Task objective:
Which lines of the data contain the string "calorie"? Copy every one of them.

Records to process below:

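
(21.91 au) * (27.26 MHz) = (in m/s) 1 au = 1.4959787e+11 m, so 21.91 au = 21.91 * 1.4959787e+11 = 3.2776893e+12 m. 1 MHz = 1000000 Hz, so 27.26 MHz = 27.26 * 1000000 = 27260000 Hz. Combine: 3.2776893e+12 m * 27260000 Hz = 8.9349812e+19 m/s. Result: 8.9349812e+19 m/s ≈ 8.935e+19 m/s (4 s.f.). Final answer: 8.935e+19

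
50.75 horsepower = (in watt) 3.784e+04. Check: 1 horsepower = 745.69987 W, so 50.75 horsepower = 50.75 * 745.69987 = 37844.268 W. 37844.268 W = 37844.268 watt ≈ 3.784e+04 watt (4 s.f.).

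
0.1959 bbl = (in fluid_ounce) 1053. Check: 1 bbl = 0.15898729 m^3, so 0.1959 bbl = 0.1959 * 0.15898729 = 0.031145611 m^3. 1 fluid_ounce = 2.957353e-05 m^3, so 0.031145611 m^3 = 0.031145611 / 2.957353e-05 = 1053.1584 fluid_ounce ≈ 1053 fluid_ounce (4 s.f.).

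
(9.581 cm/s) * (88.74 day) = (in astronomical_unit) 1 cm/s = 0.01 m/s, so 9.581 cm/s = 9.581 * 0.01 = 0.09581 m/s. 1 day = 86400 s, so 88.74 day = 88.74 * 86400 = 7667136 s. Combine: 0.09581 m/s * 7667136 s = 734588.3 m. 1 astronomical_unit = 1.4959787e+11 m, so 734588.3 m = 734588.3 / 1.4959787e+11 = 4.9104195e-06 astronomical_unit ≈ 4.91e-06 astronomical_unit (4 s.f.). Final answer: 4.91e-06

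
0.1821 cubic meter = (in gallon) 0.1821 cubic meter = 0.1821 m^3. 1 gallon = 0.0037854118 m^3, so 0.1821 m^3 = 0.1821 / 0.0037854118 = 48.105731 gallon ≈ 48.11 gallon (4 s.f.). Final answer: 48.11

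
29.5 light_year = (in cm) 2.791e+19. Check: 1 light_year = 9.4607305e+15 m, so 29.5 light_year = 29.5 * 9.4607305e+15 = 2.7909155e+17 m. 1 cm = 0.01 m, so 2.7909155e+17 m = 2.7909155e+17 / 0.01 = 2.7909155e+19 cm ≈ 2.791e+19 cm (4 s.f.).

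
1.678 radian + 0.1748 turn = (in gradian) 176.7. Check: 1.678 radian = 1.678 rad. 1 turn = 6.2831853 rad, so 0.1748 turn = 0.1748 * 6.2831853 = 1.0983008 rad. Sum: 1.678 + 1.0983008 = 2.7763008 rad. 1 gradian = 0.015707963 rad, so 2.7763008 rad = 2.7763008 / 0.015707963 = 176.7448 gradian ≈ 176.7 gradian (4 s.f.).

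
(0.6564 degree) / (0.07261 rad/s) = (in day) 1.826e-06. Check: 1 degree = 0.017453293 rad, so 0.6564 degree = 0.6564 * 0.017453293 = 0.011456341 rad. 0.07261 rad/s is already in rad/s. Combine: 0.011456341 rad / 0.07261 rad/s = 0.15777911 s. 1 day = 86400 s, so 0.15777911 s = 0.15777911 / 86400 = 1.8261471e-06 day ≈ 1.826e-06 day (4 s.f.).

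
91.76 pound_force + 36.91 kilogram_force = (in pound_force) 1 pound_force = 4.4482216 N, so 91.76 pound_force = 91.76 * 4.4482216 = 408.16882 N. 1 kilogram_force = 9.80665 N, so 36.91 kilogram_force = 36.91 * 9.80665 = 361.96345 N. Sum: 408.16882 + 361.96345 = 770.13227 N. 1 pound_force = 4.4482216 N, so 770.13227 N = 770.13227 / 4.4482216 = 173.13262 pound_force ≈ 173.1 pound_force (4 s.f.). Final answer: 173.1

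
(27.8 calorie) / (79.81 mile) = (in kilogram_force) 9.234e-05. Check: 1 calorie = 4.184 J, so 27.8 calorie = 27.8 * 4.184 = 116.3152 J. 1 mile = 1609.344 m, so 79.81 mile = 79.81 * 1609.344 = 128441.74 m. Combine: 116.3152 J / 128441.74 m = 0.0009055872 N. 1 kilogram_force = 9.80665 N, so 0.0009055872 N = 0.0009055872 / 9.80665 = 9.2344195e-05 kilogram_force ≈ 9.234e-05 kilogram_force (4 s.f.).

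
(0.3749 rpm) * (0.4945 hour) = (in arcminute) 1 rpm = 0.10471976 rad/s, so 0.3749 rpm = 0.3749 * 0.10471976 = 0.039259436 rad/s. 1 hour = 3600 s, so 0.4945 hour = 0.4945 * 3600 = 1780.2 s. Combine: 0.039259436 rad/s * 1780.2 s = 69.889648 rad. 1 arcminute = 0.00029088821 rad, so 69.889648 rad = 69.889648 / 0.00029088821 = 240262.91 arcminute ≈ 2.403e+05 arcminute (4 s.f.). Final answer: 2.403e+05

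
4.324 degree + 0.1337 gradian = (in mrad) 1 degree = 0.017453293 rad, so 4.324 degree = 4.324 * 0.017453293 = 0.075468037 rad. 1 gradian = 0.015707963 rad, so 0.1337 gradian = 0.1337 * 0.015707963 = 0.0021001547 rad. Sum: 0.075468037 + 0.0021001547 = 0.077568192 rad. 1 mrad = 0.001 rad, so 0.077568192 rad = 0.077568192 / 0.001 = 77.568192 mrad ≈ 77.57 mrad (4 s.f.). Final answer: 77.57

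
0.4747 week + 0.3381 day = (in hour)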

End of Records to process.
Records to process below:

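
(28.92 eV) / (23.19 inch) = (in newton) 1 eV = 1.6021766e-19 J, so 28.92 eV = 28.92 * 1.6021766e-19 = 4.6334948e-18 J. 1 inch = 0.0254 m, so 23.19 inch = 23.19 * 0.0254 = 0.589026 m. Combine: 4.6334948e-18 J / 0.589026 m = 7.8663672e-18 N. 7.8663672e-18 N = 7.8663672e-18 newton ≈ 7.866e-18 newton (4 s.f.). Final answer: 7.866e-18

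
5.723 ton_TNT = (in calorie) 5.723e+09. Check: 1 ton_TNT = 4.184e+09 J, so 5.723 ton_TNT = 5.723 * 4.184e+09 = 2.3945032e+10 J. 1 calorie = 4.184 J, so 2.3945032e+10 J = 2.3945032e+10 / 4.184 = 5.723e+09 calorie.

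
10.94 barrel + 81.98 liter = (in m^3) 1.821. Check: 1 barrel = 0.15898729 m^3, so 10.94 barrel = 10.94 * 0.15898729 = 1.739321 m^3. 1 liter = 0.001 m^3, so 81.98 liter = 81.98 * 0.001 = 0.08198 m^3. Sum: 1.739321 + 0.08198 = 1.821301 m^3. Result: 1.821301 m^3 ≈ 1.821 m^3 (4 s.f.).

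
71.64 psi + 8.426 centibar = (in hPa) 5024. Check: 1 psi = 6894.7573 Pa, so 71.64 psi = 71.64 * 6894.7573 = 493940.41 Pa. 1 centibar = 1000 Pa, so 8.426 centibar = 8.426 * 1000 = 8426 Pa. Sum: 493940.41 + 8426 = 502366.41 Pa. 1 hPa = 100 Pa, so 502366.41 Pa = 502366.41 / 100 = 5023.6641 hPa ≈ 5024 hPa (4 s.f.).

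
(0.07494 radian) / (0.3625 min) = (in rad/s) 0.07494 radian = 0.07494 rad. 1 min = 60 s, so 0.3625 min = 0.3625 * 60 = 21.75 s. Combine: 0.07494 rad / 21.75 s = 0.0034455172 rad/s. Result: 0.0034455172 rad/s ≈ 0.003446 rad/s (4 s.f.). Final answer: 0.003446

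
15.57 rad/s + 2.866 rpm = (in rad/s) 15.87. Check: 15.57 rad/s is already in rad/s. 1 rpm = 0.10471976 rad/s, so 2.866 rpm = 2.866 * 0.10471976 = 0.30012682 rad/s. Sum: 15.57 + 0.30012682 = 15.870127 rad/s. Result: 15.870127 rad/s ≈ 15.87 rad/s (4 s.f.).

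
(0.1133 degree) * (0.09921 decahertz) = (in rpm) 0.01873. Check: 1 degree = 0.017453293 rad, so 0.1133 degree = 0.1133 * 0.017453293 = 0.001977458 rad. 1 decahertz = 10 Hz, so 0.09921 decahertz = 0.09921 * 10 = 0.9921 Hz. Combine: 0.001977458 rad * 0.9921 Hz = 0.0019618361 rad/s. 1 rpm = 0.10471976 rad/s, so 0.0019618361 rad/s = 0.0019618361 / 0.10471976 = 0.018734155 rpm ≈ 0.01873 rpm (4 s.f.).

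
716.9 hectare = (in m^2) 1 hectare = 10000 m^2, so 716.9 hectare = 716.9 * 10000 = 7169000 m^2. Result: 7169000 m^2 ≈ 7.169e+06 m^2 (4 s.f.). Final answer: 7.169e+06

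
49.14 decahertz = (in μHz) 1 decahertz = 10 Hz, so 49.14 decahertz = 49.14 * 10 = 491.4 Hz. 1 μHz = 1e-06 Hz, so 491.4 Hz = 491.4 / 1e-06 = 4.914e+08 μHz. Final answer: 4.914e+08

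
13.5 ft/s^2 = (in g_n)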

End of Records to process.

Task solution:
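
(27.8 calorie) / (79.81 mile) = (in kilogram_force) 9.234e-05. Check: 1 calorie = 4.184 J, so 27.8 calorie = 27.8 * 4.184 = 116.3152 J. 1 mile = 1609.344 m, so 79.81 mile = 79.81 * 1609.344 = 128441.74 m. Combine: 116.3152 J / 128441.74 m = 0.0009055872 N. 1 kilogram_force = 9.80665 N, so 0.0009055872 N = 0.0009055872 / 9.80665 = 9.2344195e-05 kilogram_force ≈ 9.234e-05 kilogram_force (4 s.f.).
5.723 ton_TNT = (in calorie) 5.723e+09. Check: 1 ton_TNT = 4.184e+09 J, so 5.723 ton_TNT = 5.723 * 4.184e+09 = 2.3945032e+10 J. 1 calorie = 4.184 J, so 2.3945032e+10 J = 2.3945032e+10 / 4.184 = 5.723e+09 calorie.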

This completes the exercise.